++++ Source material
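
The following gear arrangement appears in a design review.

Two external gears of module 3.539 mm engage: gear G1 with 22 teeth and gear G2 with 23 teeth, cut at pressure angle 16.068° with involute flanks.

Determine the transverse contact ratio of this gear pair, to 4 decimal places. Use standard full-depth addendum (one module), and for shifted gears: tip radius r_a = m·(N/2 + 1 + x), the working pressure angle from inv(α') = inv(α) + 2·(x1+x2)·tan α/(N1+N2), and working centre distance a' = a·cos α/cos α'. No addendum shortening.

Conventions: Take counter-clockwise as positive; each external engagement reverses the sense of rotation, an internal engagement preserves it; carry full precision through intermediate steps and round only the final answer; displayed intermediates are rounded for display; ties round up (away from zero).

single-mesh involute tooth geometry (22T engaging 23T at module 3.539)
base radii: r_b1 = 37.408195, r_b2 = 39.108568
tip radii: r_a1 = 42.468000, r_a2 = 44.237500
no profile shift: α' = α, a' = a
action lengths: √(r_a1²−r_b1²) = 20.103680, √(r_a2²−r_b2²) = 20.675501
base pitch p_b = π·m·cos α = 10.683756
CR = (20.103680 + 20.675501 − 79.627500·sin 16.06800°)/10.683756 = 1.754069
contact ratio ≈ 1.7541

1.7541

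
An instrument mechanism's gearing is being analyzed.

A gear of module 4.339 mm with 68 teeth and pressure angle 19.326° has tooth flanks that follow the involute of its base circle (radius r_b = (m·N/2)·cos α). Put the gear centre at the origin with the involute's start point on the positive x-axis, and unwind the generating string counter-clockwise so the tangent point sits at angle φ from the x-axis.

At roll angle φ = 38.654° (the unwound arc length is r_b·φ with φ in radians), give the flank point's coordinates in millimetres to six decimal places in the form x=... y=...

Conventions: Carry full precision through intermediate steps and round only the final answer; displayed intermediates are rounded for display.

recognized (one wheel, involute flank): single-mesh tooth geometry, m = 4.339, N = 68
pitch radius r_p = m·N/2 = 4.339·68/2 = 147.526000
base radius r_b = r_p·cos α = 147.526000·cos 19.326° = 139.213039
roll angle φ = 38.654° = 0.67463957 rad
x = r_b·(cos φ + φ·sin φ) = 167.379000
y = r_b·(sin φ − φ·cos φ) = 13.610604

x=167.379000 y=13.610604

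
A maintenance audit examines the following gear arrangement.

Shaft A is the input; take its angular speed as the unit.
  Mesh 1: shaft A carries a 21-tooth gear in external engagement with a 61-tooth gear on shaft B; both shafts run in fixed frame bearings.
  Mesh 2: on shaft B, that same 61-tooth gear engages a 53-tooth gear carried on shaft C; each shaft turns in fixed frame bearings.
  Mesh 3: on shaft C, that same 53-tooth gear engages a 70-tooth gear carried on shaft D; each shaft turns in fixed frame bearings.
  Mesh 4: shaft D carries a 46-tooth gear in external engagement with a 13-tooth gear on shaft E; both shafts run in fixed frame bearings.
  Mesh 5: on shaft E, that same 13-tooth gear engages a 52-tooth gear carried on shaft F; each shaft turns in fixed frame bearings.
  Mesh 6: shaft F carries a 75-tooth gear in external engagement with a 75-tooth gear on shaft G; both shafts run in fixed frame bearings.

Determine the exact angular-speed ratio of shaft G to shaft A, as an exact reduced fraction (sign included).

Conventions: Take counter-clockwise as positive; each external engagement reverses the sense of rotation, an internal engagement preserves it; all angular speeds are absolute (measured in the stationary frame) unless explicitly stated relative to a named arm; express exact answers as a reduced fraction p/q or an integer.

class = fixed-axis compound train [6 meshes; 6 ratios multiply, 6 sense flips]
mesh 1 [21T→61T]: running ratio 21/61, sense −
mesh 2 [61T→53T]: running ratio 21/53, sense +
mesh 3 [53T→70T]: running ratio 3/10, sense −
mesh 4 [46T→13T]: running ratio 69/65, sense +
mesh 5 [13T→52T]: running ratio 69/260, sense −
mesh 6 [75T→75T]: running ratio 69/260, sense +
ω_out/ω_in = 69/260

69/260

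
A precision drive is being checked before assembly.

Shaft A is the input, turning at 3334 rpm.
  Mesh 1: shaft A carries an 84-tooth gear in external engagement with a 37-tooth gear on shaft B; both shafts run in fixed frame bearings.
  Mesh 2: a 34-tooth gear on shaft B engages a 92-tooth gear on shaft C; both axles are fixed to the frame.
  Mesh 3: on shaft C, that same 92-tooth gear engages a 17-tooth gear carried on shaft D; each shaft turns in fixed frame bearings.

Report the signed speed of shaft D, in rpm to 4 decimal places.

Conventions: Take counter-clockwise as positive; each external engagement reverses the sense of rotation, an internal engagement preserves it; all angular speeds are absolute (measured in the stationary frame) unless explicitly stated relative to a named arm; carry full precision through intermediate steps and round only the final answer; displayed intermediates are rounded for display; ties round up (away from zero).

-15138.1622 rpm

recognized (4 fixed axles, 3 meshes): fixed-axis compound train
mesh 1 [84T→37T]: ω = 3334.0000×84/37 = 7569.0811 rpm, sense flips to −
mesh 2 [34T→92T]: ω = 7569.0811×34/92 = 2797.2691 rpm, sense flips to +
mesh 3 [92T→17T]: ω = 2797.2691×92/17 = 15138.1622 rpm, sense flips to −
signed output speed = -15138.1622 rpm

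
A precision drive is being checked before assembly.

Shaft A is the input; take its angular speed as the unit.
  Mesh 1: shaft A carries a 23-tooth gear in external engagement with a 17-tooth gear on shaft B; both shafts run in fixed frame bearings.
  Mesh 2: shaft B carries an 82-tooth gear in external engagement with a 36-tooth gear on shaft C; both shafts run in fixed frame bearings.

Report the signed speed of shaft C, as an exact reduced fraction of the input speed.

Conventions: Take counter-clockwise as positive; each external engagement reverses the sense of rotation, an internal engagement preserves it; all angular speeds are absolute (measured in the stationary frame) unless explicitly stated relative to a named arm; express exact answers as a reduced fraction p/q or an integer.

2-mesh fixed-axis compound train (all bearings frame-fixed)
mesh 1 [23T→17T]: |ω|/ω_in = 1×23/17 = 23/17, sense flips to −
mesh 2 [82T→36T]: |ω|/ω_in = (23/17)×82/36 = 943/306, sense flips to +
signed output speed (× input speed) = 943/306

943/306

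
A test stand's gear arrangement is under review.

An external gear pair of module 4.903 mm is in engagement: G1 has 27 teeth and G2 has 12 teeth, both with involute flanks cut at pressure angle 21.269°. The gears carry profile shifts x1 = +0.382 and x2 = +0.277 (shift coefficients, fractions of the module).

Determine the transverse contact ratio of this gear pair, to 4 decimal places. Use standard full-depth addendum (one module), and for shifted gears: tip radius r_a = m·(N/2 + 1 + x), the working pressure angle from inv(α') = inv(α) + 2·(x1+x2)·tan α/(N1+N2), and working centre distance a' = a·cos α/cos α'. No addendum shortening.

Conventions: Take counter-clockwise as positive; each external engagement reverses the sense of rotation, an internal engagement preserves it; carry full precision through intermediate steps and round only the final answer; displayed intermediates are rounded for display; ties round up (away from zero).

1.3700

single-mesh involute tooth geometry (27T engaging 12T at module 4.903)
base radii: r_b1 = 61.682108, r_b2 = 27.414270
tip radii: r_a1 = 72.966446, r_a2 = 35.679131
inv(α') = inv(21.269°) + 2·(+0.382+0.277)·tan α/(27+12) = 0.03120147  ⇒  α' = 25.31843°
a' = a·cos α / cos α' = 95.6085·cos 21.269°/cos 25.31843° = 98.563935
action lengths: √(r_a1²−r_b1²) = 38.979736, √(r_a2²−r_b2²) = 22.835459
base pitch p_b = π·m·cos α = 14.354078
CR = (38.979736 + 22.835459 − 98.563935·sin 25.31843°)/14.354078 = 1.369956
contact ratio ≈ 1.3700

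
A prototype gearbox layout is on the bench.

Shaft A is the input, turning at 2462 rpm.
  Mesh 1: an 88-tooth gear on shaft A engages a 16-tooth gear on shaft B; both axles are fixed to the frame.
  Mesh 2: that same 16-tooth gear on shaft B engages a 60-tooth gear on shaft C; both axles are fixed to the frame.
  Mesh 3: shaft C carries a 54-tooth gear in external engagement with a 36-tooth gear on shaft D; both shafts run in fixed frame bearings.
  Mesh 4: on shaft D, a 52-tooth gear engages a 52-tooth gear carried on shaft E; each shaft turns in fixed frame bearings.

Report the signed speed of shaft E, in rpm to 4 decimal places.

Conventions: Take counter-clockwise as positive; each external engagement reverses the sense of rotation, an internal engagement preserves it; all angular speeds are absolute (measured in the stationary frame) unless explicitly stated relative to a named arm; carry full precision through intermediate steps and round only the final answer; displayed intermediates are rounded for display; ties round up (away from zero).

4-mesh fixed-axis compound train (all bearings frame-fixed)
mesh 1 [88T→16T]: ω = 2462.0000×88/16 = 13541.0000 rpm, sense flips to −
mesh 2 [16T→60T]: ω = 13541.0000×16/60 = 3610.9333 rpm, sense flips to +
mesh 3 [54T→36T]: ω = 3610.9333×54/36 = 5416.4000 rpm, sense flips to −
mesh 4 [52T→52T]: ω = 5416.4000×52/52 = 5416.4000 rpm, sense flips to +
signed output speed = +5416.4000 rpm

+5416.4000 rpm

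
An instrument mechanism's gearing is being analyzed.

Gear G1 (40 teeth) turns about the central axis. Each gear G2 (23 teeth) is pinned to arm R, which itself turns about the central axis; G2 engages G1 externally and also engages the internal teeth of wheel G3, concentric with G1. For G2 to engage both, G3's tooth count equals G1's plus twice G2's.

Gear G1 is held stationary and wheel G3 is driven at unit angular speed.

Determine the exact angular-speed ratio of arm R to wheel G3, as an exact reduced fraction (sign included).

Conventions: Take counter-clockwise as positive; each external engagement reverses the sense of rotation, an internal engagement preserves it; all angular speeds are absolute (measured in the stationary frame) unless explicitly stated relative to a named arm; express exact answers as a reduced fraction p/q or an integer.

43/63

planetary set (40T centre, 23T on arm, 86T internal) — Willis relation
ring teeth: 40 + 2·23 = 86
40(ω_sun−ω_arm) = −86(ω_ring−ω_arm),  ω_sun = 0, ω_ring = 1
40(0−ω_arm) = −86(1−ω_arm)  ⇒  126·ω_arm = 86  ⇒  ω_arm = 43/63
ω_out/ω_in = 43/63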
++++++++
Problem to solve
Could you restate word for word the lines above from the one containing "Mesh 4: shaft" through the one containing "Report the signed speed of shaft D, in", both included, and nothing else?

Task result
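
  Mesh 4: shaft D carries a 46-tooth gear in external engagement with a 13-tooth gear on shaft E; both shafts run in fixed frame bearings.
  Mesh 5: on shaft E, that same 13-tooth gear engages a 52-tooth gear carried on shaft F; each shaft turns in fixed frame bearings.
  Mesh 6: shaft F carries a 75-tooth gear in external engagement with a 75-tooth gear on shaft G; both shafts run in fixed frame bearings.

Determine the exact angular-speed ratio of shaft G to shaft A, as an exact reduced fraction (sign included).

Conventions: Take counter-clockwise as positive; each external engagement reverses the sense of rotation, an internal engagement preserves it; all angular speeds are absolute (measured in the stationary frame) unless explicitly stated relative to a named arm; express exact answers as a reduced fraction p/q or an integer.

class = fixed-axis compound train [6 meshes; 6 ratios multiply, 6 sense flips]
mesh 1 [21T→61T]: running ratio 21/61, sense −
mesh 2 [61T→53T]: running ratio 21/53, sense +
mesh 3 [53T→70T]: running ratio 3/10, sense −
mesh 4 [46T→13T]: running ratio 69/65, sense +
mesh 5 [13T→52T]: running ratio 69/260, sense −
mesh 6 [75T→75T]: running ratio 69/260, sense +
ω_out/ω_in = 69/260

69/260

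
A precision drive is being checked before assembly.

Shaft A is the input, turning at 3334 rpm.
  Mesh 1: shaft A carries an 84-tooth gear in external engagement with a 37-tooth gear on shaft B; both shafts run in fixed frame bearings.
  Mesh 2: a 34-tooth gear on shaft B engages a 92-tooth gear on shaft C; both axles are fixed to the frame.
  Mesh 3: on shaft C, that same 92-tooth gear engages a 17-tooth gear carried on shaft D; each shaft turns in fixed frame bearings.

Report the signed speed of shaft D, in rpm to 4 decimal places.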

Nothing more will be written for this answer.